> **Exercise**: Print the complete listing so that it matches the original exactly.

__________

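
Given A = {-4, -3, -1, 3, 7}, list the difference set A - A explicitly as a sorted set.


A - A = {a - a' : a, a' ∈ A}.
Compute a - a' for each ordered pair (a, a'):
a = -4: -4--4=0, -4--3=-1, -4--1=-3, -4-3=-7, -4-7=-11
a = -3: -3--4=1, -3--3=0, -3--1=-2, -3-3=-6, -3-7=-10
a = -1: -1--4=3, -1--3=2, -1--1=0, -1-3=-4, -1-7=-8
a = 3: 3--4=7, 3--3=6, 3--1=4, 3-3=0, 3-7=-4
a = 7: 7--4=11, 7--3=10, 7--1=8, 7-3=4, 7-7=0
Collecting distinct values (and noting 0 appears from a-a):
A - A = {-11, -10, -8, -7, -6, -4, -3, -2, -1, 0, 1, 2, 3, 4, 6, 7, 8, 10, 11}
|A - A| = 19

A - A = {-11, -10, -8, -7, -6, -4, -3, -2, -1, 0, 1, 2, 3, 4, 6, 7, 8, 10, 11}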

__________

> **Completed exercise**:
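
Given A = {-4, -3, -1, 3, 7}, list the difference set A - A explicitly as a sorted set.


A - A = {a - a' : a, a' ∈ A}.
Compute a - a' for each ordered pair (a, a'):
a = -4: -4--4=0, -4--3=-1, -4--1=-3, -4-3=-7, -4-7=-11
a = -3: -3--4=1, -3--3=0, -3--1=-2, -3-3=-6, -3-7=-10
a = -1: -1--4=3, -1--3=2, -1--1=0, -1-3=-4, -1-7=-8
a = 3: 3--4=7, 3--3=6, 3--1=4, 3-3=0, 3-7=-4
a = 7: 7--4=11, 7--3=10, 7--1=8, 7-3=4, 7-7=0
Collecting distinct values (and noting 0 appears from a-a):
A - A = {-11, -10, -8, -7, -6, -4, -3, -2, -1, 0, 1, 2, 3, 4, 6, 7, 8, 10, 11}
|A - A| = 19

A - A = {-11, -10, -8, -7, -6, -4, -3, -2, -1, 0, 1, 2, 3, 4, 6, 7, 8, 10, 11}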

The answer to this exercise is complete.